Take the line with "Light hits a" and the rest of the lines after it, to the end of the entries, and restate them exactly.

STUDY MATERIAL:
****************

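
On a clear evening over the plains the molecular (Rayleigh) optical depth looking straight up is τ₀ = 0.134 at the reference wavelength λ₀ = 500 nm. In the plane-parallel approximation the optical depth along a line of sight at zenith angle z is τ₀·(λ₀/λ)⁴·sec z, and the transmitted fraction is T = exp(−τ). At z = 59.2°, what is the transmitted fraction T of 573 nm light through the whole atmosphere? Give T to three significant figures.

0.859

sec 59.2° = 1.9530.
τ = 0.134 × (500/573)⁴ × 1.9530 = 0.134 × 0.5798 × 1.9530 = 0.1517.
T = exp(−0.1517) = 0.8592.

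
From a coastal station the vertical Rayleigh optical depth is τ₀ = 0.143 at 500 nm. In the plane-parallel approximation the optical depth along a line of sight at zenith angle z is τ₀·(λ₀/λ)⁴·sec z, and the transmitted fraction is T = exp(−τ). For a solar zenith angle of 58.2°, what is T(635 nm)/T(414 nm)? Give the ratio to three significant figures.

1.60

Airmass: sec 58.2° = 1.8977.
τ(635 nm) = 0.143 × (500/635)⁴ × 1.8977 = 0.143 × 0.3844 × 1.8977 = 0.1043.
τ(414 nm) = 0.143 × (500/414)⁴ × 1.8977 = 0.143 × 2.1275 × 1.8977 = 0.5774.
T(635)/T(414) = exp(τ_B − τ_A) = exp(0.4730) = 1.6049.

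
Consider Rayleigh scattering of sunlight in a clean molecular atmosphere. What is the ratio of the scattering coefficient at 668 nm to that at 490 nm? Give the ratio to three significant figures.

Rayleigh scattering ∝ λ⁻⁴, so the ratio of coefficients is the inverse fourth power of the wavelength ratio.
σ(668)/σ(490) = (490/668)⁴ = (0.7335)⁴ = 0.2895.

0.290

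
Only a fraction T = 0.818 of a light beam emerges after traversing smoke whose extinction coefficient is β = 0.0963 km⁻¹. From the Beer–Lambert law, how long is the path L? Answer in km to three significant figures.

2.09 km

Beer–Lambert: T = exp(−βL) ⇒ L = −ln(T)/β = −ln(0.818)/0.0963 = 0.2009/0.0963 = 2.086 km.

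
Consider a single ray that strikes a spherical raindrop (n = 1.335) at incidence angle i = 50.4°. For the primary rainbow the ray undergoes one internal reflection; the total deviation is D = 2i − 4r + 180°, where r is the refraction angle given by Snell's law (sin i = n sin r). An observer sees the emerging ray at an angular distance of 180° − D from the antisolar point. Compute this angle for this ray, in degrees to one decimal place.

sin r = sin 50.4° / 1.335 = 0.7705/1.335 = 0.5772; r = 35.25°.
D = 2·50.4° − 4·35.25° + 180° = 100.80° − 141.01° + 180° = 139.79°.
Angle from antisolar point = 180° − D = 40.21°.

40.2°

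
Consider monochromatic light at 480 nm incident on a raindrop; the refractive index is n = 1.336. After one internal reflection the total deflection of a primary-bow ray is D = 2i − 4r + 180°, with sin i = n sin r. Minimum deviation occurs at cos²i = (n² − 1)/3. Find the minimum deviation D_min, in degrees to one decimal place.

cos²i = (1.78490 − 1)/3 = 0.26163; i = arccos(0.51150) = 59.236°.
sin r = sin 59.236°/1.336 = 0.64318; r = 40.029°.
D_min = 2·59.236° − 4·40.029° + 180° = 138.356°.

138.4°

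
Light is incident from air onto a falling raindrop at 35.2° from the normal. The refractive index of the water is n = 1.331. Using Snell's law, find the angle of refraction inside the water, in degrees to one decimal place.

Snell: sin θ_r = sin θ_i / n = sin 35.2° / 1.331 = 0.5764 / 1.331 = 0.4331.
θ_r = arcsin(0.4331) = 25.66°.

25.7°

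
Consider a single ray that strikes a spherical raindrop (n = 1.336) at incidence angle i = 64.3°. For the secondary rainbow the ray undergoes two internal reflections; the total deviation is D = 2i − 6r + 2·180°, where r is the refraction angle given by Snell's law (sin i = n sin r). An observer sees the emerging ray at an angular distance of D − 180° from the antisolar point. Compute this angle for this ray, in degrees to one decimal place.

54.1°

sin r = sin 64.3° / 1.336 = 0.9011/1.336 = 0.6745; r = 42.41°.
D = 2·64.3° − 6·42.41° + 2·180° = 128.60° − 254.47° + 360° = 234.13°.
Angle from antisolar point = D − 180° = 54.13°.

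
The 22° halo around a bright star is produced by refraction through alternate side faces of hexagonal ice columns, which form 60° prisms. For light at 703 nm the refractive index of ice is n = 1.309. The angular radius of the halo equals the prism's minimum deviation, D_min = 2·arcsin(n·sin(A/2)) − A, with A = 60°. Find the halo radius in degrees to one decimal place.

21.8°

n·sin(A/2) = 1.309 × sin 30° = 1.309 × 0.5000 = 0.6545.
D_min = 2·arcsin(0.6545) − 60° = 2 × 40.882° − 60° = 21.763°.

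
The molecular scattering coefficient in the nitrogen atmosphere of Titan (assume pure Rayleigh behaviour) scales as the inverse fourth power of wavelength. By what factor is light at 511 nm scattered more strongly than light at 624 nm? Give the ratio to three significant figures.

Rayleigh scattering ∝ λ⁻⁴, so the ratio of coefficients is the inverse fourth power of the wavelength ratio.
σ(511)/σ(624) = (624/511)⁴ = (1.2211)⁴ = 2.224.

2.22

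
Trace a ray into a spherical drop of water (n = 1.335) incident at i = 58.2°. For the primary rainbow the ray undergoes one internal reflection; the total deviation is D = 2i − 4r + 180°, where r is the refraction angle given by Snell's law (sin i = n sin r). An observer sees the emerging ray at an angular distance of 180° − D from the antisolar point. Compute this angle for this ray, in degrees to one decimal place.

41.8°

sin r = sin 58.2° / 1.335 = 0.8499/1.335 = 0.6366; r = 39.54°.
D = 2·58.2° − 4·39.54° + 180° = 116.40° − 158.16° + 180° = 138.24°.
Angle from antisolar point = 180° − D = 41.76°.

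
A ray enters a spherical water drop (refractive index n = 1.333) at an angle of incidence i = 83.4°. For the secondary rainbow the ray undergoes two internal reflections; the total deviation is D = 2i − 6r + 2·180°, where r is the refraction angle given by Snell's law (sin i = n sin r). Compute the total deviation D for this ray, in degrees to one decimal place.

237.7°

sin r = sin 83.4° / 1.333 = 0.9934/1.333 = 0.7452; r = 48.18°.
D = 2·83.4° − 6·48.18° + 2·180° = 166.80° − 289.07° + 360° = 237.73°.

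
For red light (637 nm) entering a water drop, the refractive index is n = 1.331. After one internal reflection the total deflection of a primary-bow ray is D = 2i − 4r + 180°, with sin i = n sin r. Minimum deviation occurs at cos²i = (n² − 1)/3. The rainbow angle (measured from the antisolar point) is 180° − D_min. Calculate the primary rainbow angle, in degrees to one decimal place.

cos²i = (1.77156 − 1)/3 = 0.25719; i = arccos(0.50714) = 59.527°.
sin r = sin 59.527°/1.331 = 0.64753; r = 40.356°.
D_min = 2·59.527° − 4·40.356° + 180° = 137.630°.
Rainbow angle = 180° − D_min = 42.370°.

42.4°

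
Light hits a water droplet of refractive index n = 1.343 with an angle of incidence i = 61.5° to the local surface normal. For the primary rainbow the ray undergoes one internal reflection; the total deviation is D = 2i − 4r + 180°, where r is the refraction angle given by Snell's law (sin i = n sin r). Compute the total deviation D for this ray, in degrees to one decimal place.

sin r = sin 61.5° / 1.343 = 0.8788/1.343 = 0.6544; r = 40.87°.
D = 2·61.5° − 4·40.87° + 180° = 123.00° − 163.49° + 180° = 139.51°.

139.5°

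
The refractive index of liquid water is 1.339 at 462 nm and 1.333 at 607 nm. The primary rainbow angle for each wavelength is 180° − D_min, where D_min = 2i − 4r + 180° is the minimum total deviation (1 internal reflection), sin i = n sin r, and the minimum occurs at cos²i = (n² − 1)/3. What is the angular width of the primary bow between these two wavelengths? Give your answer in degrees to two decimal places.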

****************

SOLUTION TO THE PROBLEM:
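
Light hits a water droplet of refractive index n = 1.343 with an angle of incidence i = 61.5° to the local surface normal. For the primary rainbow the ray undergoes one internal reflection; the total deviation is D = 2i − 4r + 180°, where r is the refraction angle given by Snell's law (sin i = n sin r). Compute the total deviation D for this ray, in degrees to one decimal place.

sin r = sin 61.5° / 1.343 = 0.8788/1.343 = 0.6544; r = 40.87°.
D = 2·61.5° − 4·40.87° + 180° = 123.00° − 163.49° + 180° = 139.51°.

139.5°

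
The refractive index of liquid water is 1.339 at 462 nm and 1.333 at 607 nm. The primary rainbow angle for each wavelength is 180° − D_min, where D_min = 2i − 4r + 180° is the minimum total deviation (1 internal reflection), sin i = n sin r, and the minimum occurs at cos²i = (n² − 1)/3. What is the angular width of the primary bow between these two wavelengths? Give your answer in degrees to two decimal places.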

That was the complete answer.